Please return, with no alterations, the lines below from the very first through the one that contains "6: b[((x1 | x2)".

* _ENTRIES PROVIDED_:
Segment Open

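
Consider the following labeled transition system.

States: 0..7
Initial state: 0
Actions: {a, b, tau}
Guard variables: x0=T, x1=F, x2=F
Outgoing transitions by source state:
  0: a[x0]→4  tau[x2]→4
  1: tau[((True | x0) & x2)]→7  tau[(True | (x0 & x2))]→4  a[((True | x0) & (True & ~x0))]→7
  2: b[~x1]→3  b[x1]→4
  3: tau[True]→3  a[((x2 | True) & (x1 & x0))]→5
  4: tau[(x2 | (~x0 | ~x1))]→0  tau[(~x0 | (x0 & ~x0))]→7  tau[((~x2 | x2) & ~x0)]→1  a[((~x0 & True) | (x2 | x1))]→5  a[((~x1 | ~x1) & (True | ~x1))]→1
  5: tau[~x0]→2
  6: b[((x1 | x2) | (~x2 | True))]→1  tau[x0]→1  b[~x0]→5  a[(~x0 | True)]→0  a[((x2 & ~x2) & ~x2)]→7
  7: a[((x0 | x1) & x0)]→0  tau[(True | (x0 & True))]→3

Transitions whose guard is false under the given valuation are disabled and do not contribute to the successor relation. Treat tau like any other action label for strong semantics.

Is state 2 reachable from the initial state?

Answer: UNREACHABLE

Analysis:
Guard filter leaves 11 enabled edge(s).
depth 0: {0}
depth 1: {4}  now seen {0,4}
depth 2: {1}  now seen {0,1,4}
Reachable = {0,1,4}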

Segment Closed

* _EXPECTED ANSWER_:
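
Consider the following labeled transition system.

States: 0..7
Initial state: 0
Actions: {a, b, tau}
Guard variables: x0=T, x1=F, x2=F
Outgoing transitions by source state:
  0: a[x0]→4  tau[x2]→4
  1: tau[((True | x0) & x2)]→7  tau[(True | (x0 & x2))]→4  a[((True | x0) & (True & ~x0))]→7
  2: b[~x1]→3  b[x1]→4
  3: tau[True]→3  a[((x2 | True) & (x1 & x0))]→5
  4: tau[(x2 | (~x0 | ~x1))]→0  tau[(~x0 | (x0 & ~x0))]→7  tau[((~x2 | x2) & ~x0)]→1  a[((~x0 & True) | (x2 | x1))]→5  a[((~x1 | ~x1) & (True | ~x1))]→1
  5: tau[~x0]→2
  6: b[((x1 | x2) | (~x2 | True))]→1  tau[x0]→1  b[~x0]→5  a[(~x0 | True)]→0  a[((x2 & ~x2) & ~x2)]→7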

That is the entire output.